Copy every line from the records below that carries the word "numbered".

──────── DATA FOR ANALYSIS

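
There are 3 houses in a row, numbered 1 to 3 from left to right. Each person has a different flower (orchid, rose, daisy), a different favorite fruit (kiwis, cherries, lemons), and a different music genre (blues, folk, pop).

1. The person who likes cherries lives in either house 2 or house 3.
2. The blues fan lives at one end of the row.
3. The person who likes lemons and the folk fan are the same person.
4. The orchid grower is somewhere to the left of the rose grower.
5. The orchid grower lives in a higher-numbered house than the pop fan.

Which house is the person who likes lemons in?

By clue 5, the orchid grower is in house 2.
Clue 5 places the pop fan in house 1.
House 1 flower: only daisy fits.
House 3's flower must be rose (nothing else left).
The only music genre still possible for house 2 is folk.
House 3 music genre: only blues fits.
By clue 3, the person who likes lemons is in house 2.
That leaves kiwis as the favorite fruit for house 1.
So house 3 gets cherries for favorite fruit.
So: house 1 = daisy/kiwis/pop, house 2 = orchid/lemons/folk, house 3 = rose/cherries/blues.

2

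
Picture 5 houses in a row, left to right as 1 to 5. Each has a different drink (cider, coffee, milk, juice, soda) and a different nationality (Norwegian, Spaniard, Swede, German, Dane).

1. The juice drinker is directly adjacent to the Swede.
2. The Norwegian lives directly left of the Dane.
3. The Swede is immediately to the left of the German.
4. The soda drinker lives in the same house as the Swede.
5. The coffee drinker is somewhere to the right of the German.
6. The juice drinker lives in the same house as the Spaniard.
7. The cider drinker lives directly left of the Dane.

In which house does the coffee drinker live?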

────────────────

• SOLUTION:
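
There are 3 houses in a row, numbered 1 to 3 from left to right. Each person has a different flower (orchid, rose, daisy), a different favorite fruit (kiwis, cherries, lemons), and a different music genre (blues, folk, pop).
5. The orchid grower lives in a higher-numbered house than the pop fan.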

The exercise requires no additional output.